▽

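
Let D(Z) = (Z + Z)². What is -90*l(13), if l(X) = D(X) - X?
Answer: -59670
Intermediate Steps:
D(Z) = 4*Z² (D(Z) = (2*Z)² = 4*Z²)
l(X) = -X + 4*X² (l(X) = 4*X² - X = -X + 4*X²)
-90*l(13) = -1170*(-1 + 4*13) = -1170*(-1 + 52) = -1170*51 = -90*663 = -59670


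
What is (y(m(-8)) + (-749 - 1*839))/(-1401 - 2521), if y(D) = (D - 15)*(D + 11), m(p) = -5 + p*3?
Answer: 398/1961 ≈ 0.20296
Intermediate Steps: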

△
▽

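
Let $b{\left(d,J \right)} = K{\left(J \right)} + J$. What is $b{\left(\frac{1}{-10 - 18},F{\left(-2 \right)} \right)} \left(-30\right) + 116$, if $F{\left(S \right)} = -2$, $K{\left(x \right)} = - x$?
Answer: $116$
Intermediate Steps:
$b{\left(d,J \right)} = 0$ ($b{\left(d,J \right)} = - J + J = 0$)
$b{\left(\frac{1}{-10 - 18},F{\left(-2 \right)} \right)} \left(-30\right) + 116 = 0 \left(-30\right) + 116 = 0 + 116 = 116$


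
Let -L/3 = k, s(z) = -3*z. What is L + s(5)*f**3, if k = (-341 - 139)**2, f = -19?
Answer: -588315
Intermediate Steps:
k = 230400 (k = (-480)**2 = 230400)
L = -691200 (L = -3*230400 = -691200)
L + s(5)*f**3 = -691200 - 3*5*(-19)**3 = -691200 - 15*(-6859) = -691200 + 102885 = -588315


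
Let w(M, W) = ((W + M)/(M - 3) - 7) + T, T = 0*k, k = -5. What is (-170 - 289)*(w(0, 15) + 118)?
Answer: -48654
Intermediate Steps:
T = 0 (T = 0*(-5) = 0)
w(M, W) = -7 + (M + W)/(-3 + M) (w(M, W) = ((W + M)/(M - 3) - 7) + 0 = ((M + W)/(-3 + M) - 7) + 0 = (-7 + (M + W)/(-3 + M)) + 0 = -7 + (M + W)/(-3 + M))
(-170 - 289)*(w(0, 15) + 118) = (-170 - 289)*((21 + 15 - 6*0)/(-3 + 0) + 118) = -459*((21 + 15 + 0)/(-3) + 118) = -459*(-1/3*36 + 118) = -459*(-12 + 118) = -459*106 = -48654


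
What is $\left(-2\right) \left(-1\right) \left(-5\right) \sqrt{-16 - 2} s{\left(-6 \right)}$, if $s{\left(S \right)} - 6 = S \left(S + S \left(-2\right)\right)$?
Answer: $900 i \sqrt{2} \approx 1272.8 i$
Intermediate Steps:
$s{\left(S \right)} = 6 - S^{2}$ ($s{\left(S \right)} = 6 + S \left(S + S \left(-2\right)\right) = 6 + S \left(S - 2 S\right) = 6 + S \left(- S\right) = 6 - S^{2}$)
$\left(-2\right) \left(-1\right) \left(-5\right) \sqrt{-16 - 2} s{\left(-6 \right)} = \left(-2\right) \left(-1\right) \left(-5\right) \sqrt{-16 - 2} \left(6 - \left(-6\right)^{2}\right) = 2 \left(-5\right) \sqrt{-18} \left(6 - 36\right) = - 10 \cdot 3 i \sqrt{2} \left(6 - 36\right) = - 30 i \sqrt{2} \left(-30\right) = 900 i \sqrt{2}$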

△
▽

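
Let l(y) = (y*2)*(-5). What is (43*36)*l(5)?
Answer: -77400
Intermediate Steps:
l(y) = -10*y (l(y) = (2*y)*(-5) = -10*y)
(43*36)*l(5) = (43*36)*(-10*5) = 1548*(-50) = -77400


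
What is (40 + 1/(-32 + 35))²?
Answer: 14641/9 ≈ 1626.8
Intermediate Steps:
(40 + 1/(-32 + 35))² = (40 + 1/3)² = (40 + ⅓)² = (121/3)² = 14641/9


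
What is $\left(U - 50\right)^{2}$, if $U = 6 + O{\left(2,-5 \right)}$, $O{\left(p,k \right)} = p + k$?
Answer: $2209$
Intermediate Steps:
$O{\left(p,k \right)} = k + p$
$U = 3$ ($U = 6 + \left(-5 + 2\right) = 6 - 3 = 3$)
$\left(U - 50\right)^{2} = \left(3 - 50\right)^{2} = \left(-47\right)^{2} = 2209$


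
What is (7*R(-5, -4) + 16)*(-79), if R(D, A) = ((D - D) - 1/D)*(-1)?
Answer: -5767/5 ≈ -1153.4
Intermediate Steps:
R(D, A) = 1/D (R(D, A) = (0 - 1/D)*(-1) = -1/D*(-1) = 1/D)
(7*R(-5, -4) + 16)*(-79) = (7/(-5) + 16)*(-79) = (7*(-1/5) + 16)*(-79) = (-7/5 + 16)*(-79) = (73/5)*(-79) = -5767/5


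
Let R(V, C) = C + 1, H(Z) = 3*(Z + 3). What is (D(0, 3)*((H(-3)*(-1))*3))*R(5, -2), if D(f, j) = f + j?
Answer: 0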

△

**Exercise instructions:**
Your task is to collect every line above that contains the word "What".

**Result for this task:**
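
Let D(Z) = (Z + Z)². What is -90*l(13), if l(X) = D(X) - X?
What is (y(m(-8)) + (-749 - 1*839))/(-1401 - 2521), if y(D) = (D - 15)*(D + 11), m(p) = -5 + p*3?
Let $b{\left(d,J \right)} = K{\left(J \right)} + J$. What is $b{\left(\frac{1}{-10 - 18},F{\left(-2 \right)} \right)} \left(-30\right) + 116$, if $F{\left(S \right)} = -2$, $K{\left(x \right)} = - x$?
Let -L/3 = k, s(z) = -3*z. What is L + s(5)*f**3, if k = (-341 - 139)**2, f = -19?
Let w(M, W) = ((W + M)/(M - 3) - 7) + T, T = 0*k, k = -5. What is (-170 - 289)*(w(0, 15) + 118)?
What is $\left(-2\right) \left(-1\right) \left(-5\right) \sqrt{-16 - 2} s{\left(-6 \right)}$, if $s{\left(S \right)} - 6 = S \left(S + S \left(-2\right)\right)$?
Let l(y) = (y*2)*(-5). What is (43*36)*l(5)?
What is (40 + 1/(-32 + 35))²?
What is $\left(U - 50\right)^{2}$, if $U = 6 + O{\left(2,-5 \right)}$, $O{\left(p,k \right)} = p + k$?
What is (7*R(-5, -4) + 16)*(-79), if R(D, A) = ((D - D) - 1/D)*(-1)?
Let R(V, C) = C + 1, H(Z) = 3*(Z + 3). What is (D(0, 3)*((H(-3)*(-1))*3))*R(5, -2), if D(f, j) = f + j?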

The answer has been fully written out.